What this task involves: Present the count of lines in the entries below that hold "finishes", and present nothing else.

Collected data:
*** Begin section ***

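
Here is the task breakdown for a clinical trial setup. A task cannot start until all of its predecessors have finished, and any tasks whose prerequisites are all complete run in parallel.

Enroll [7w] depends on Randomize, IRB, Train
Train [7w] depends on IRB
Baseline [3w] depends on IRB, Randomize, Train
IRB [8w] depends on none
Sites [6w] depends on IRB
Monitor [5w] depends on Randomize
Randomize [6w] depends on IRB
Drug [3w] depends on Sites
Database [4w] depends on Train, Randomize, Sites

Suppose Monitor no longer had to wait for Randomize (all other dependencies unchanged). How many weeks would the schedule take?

22

Original critical path: IRB→Train→Enroll = 8+7+7 = 22 ⇒ 22 weeks.
Without Randomize→Monitor, Monitor's earliest start moves from 14 to 0.
New critical path: IRB→Train→Enroll = 8+7+7 = 22 ⇒ 22 weeks.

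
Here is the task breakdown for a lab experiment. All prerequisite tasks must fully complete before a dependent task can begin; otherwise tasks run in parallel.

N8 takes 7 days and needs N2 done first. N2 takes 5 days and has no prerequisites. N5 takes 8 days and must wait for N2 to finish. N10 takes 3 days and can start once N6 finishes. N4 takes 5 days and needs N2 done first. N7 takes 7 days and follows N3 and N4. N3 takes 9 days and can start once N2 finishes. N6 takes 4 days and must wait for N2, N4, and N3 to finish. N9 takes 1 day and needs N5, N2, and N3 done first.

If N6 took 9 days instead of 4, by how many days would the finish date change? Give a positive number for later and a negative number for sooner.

Baseline: N2→N3→N6→N10 = 5+9+4+3 = 21 → 21 days.
N6 lies on that path, so at 9 days the path becomes 26 days.
The critical path is still N2→N3→N6→N10; finish is now 26 days.
Change in finish: 26 − 21 = +5 days.

5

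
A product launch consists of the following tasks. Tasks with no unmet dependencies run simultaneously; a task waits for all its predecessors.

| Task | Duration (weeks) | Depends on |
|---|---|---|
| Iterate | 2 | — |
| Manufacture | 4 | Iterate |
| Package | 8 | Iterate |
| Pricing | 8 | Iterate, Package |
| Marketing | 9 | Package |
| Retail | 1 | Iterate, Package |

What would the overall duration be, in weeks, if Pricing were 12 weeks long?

22

Critical path before the change: Iterate→Package→Marketing = 2+8+9 = 19 giving 19 weeks.
Pricing has 1 week of float (longest path through it is 18).
Now Iterate→Package→Pricing = 2+8+12 = 22 is longest, so the finish becomes 22 weeks.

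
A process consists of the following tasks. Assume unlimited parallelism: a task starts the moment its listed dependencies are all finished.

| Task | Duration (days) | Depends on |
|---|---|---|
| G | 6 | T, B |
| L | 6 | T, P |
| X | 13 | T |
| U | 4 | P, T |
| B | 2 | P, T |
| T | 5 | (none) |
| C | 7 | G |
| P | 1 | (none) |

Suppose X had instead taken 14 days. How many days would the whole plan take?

20

The binding path is T→B→G→C = 5+2+6+7 = 20; finish at 20 days.
X has 2 days of float (longest path through it is 18).
The critical path is still T→B→G→C; finish is now 20 days.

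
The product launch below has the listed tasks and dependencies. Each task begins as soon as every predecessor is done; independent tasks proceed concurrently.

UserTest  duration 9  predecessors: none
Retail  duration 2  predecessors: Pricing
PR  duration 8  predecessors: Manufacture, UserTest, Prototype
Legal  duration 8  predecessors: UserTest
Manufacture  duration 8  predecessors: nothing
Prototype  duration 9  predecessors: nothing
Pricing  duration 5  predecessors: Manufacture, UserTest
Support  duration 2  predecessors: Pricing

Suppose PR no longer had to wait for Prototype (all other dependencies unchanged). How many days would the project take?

17

Original critical path: Prototype→PR = 9+8 = 17 ⇒ 17 days.
Dropping Prototype→PR doesn't change PR's earliest start (9); another predecessor still binds.
After: UserTest→PR = 9+8 = 17 → 17 days.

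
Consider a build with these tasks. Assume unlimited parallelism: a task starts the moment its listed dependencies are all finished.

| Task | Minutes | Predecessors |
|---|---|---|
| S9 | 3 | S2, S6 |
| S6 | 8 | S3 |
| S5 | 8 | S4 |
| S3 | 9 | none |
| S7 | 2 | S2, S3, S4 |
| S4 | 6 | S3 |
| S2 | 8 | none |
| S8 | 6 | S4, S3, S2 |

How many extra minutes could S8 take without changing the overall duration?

2

S3→S4→S5 = 9+6+8 = 23 sets the makespan at 23 minutes.
Longest path through S8: 21 minutes (earliest finish 21, latest finish 23).
So S8 can slip 23 − 21 = 2 minutes.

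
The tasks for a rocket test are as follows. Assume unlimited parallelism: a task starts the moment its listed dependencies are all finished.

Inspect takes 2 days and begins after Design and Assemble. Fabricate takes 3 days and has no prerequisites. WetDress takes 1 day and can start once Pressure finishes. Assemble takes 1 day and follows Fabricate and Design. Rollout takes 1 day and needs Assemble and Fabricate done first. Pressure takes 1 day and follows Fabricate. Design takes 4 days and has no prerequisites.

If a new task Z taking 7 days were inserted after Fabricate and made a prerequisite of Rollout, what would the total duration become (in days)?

Originally the job takes 7 days.
With Z inserted, Rollout now waits for max(Assemble, Fabricate, Z).
New critical path: Fabricate→Z→Rollout = 3+7+1 = 11 ⇒ 11 days.

11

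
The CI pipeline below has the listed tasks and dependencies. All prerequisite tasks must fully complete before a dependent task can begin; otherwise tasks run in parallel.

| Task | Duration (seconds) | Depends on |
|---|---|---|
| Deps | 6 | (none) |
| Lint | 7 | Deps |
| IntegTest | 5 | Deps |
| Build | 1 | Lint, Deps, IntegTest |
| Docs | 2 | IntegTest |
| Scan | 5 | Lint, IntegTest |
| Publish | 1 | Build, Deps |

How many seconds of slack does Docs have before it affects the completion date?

Deps→Lint→Scan = 6+7+5 = 18 sets the makespan at 18 seconds.
Longest path through Docs: 13 seconds (earliest finish 13, latest finish 18).
So Docs can slip 18 − 13 = 5 seconds.

5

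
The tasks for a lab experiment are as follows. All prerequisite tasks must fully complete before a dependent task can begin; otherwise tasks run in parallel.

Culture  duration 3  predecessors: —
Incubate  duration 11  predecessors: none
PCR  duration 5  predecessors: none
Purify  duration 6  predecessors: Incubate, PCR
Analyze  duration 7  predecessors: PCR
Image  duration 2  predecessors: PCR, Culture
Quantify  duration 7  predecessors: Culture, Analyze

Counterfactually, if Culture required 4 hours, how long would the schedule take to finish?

19

As given, the longest chain is PCR→Analyze→Quantify = 5+7+7 = 19, so the finish is 19 hours.
Culture is off the critical path — its longest chain is 10 hours, giving 9 of slack.
That remains the longest chain; total 19 hours.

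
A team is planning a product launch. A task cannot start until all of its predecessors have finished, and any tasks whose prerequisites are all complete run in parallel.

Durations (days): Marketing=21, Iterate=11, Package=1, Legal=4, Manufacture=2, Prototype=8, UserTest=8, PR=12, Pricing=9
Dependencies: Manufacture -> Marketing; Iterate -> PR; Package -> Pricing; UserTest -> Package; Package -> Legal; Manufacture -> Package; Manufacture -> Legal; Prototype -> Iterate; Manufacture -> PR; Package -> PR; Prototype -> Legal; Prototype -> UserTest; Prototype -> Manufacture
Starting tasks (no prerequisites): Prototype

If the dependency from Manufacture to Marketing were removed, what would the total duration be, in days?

Original critical path: Prototype→Iterate→PR = 8+11+12 = 31 ⇒ 31 days.
Without Manufacture→Marketing, Marketing's earliest start moves from 10 to 0.
After: Prototype→Iterate→PR = 8+11+12 = 31 → 31 days.

31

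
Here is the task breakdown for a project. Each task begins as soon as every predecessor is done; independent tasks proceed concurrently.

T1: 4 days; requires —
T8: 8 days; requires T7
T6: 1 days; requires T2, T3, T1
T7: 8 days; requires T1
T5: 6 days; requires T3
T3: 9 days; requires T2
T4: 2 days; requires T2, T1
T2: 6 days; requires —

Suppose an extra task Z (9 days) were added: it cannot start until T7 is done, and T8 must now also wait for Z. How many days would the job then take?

Originally the job takes 21 days.
With Z inserted, T8 now waits for max(T7, Z).
New critical path: T1→T7→Z→T8 = 4+8+9+8 = 29 ⇒ 29 days.

29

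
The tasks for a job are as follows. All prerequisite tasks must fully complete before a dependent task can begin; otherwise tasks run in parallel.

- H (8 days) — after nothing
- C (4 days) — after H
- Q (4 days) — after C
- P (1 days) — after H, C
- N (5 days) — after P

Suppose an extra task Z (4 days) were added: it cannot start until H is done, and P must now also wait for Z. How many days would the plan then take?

18

Originally the plan takes 18 days.
With Z inserted, P now waits for max(H, C, Z).
New critical path: H→Z→P→N = 8+4+1+5 = 18 ⇒ 18 days.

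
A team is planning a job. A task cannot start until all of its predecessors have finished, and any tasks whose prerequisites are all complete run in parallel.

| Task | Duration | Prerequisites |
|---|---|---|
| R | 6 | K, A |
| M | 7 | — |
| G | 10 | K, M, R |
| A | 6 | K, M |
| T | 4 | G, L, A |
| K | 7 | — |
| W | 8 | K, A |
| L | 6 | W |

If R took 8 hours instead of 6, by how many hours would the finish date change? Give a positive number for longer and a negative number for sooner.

2

As given, the longest chain is K→A→R→G→T = 7+6+6+10+4 = 33, so the finish is 33 hours.
R is on the critical path; changing it to 8 makes that path 35 hours.
The critical path is still K→A→R→G→T; finish is now 35 hours.
Change in finish: 35 − 33 = +2 hours.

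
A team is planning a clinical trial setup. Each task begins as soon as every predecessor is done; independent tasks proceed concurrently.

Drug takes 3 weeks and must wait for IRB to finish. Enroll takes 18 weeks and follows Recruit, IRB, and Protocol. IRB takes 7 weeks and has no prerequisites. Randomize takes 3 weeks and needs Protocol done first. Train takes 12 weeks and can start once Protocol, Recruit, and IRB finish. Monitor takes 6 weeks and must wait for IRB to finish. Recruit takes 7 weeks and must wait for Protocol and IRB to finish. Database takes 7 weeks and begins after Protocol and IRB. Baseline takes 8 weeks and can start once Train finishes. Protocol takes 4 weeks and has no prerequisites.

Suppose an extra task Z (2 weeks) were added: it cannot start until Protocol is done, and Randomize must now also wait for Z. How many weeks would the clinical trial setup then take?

34

Originally the clinical trial setup takes 34 weeks.
With Z inserted, Randomize now waits for max(Protocol, Z).
New critical path: IRB→Recruit→Train→Baseline = 7+7+12+8 = 34 ⇒ 34 weeks.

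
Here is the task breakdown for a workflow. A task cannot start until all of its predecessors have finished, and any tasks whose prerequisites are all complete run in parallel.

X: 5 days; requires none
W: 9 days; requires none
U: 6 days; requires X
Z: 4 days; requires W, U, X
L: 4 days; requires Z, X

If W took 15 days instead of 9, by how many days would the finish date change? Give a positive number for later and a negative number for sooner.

As given, the longest chain is X→U→Z→L = 5+6+4+4 = 19, so the finish is 19 days.
W is off the critical path — its longest chain is 17 days, giving 2 of slack.
New critical path: W→Z→L = 15+4+4 = 23 ⇒ 23 days.
Change in finish: 23 − 19 = +4 days.

4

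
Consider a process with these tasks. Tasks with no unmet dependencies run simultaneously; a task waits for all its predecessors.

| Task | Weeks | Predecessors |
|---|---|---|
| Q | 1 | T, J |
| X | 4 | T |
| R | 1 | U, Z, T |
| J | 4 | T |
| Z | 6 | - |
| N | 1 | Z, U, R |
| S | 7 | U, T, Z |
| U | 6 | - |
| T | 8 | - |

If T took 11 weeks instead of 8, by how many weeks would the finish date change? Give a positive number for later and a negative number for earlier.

3

As given, the longest chain is T→S = 8+7 = 15, so the finish is 15 weeks.
T is on the critical path; changing it to 11 makes that path 18 weeks.
No other chain overtakes it, so the finish is 18 weeks.
Change in finish: 18 − 15 = +3 weeks.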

*** End section ***

Your solution: 3